■ Records for this task
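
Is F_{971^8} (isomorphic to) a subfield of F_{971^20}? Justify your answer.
No: F_{971^8} is not a subfield of F_{971^20}

F_{p^m} embeds in F_{p^n} iff m | n. Here 8 ∤ 20 (since 20 = 2·8 + 4 with remainder 4 ≠ 0), so F_{971^8} is not a subfield of F_{971^20}. Equivalently: if it were, the tower law would give 8 = [F_{971^8}:F_971] dividing [F_{971^20}:F_971] = 20, contradiction.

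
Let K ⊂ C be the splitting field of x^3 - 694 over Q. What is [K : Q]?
[K : Q] = 6

The roots of x^3 - 694 are ∛694, ω∛694, ω^2∛694 where ω = e^(2πi/3) is a primitive cube root of unity, so K = Q(∛694, ω). Now [Q(∛694):Q] = 3 (since 694 is not a perfect cube, x^3 - 694 is irreducible) and [Q(ω):Q] = 2. Both 2 and 3 divide [K:Q], and [K:Q] ≤ 3·2 = 6, so [K:Q] = 6. (Equivalently: Q(∛694) ⊂ R but ω ∉ R, so [K : Q(∛694)] = 2.)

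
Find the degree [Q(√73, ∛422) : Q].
[Q(√73, ∛422) : Q] = 6

Let L = Q(√73, ∛422). Since Q(√73) ⊂ L and [Q(√73):Q] = 2, the tower law gives 2 | [L:Q]. Likewise Q(∛422) ⊂ L with [Q(∛422):Q] = 3 (because 422 is not a perfect cube), so 3 | [L:Q]. As gcd(2,3) = 1, [L:Q] is divisible by 6. Conversely L is generated over Q by √73 and ∛422, so [L:Q] ≤ 2·3 = 6. Therefore [Q(√73, ∛422) : Q] = 6.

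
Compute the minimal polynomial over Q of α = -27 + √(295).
m_α(x) = x^2 + 54x + 434

From α + 27 = √(295), squaring gives (α + 27)^2 = 295, i.e. α^2 + 54α + 729 = 295, so α^2 + 54α + 434 = 0. The discriminant of x^2 + 54x + 434 is (54)^2 - 4·(434) = 2916 - 1736 = 1180, and 4·(295) is not a perfect square in Q since 295 is squarefree and ≠ 1. Hence x^2 + 54x + 434 is irreducible over Q and is the minimal polynomial of α.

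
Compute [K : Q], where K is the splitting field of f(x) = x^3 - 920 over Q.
[K : Q] = 6

The roots of x^3 - 920 are ∛920, ω∛920, ω^2∛920 where ω = e^(2πi/3) is a primitive cube root of unity, so K = Q(∛920, ω). Now [Q(∛920):Q] = 3 (since 920 is not a perfect cube, x^3 - 920 is irreducible) and [Q(ω):Q] = 2. Both 2 and 3 divide [K:Q], and [K:Q] ≤ 3·2 = 6, so [K:Q] = 6. (Equivalently: Q(∛920) ⊂ R but ω ∉ R, so [K : Q(∛920)] = 2.)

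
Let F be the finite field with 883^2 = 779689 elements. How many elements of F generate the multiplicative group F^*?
There are φ(779688) = 193536 primitive elements

F_q^* is cyclic of order q - 1 = 779688. A cyclic group of order m has exactly φ(m) generators. Here m = 779688 = 2^3 · 3^2 · 7^2 · 13 · 17, so the number of primitive elements is φ(779688) = 193536.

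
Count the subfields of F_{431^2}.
F_{431^2} has 2 subfields

The subfields of F_{p^n} are exactly the fields F_{p^d} for d | n (each is the fixed field of the unique index-d subgroup of Gal(F_{p^n}/F_p) ≅ Z/nZ). The divisors of n = 2 are {1, 2}, giving 2 subfields: F_{431^1}, F_{431^2}.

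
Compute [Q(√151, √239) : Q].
[Q(√151, √239) : Q] = 4

[Q(√151):Q] = 2 (min poly x^2 - 151, irreducible since 151 is squarefree > 1). For the top step, suppose √239 ∈ Q(√151), say √239 = c + d√151 with c, d ∈ Q. Squaring: 239 = c^2 + 151d^2 + 2cd√151. Since √151 ∉ Q this forces 2cd = 0. If d = 0 then √239 = c ∈ Q, contradicting 239 squarefree > 1. If c = 0 then 239 = 151d^2, so 151·239 = (151d)^2 is a perfect square in Q — but 151·239 = 36089 is not a perfect square (since 151 and 239 are distinct squarefree integers). Contradiction. Hence √239 ∉ Q(√151), so x^2 - 239 stays irreducible over Q(√151) and [Q(√151, √239) : Q(√151)] = 2. By the tower law, [Q(√151, √239) : Q] = 2 · 2 = 4.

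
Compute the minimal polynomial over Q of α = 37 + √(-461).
m_α(x) = x^2 - 74x + 1830

From α - 37 = √(-461), squaring gives (α - 37)^2 = -461, i.e. α^2 - 74α + 1369 = -461, so α^2 - 74α + 1830 = 0. The discriminant of x^2 - 74x + 1830 is (-74)^2 - 4·(1830) = 5476 - 7320 = -1844, and 4·(-461) is not a perfect square in Q since -461 is squarefree and ≠ 1. Hence x^2 - 74x + 1830 is irreducible over Q and is the minimal polynomial of α.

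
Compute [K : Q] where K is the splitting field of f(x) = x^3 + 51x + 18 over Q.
[K : Q] = 6

By the rational root test, any rational root of the monic integer polynomial f(x) = x^3 + 51x + 18 must be an integer dividing the constant term 18, i.e. one of ±{1, 2, 3, 6, 9, 18}. Evaluating: f(1) = 70, f(-1) = -34, f(2) = 128, f(-2) = -92, f(3) = 198, f(-3) = -162, f(6) = 540, f(-6) = -504, f(9) = 1206, f(-9) = -1170, f(18) = 6768, f(-18) = -6732; none is 0, so f has no rational root and is therefore irreducible over Q (a cubic with no linear factor over a field is irreducible). For an irreducible cubic, the Galois group is A_3 or S_3 according as the discriminant disc(f) = -4a^3 - 27b^2 = -4·(51)^3 - 27·(18)^2 = -539352 is or is not a square in Q. Here disc(f) = -539352 is not a perfect square in Q, so the Galois group of f over Q is not contained in A_3 and must be all of S_3. The splitting field has degree |S_3| = 6 over Q, so [K : Q] = 6.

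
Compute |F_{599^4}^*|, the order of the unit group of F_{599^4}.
|F_{599^4}^*| = 128738157600

F_{599^4} has 599^4 = 128738157601 elements; its multiplicative group consists of all nonzero elements, so |F_{599^4}^*| = 128738157601 - 1 = 128738157600. (It is cyclic since any finite subgroup of the multiplicative group of a field is cyclic.)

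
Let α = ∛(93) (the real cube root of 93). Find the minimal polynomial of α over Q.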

■ Directions
Start at the line with "the order of" and stop at the end of the records. Write those lines out exactly and add nothing.

■ Solution to this task
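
Compute |F_{599^4}^*|, the order of the unit group of F_{599^4}.
|F_{599^4}^*| = 128738157600

F_{599^4} has 599^4 = 128738157601 elements; its multiplicative group consists of all nonzero elements, so |F_{599^4}^*| = 128738157601 - 1 = 128738157600. (It is cyclic since any finite subgroup of the multiplicative group of a field is cyclic.)

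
Let α = ∛(93) (the real cube root of 93). Find the minimal polynomial of α over Q.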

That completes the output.